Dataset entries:
════════════════

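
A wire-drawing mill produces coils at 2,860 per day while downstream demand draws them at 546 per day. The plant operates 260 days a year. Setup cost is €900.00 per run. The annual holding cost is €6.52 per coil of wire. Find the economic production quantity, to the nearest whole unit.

Q* ≈ 6,960 coils

Annual demand D = 546 × 260 = 141,960.
Production build-up factor (1 − d/p) = 1 − 546/2,860 = 0.8091.
Q* = √(2DS / (H(1 − d/p))) = √(2 × 141,960 × 900 / (6.52 × 0.8091)).
= √(255,528,000 / 5.2753) ≈ 6959.800.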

════════════════

(BRIEF): Your task is to repeat the data exactly; please include every line.

(RESULT):
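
A wire-drawing mill produces coils at 2,860 per day while downstream demand draws them at 546 per day. The plant operates 260 days a year. Setup cost is €900.00 per run. The annual holding cost is €6.52 per coil of wire. Find the economic production quantity, to the nearest whole unit.

Q* ≈ 6,960 coils

Annual demand D = 546 × 260 = 141,960.
Production build-up factor (1 − d/p) = 1 − 546/2,860 = 0.8091.
Q* = √(2DS / (H(1 − d/p))) = √(2 × 141,960 × 900 / (6.52 × 0.8091)).
= √(255,528,000 / 5.2753) ≈ 6959.800.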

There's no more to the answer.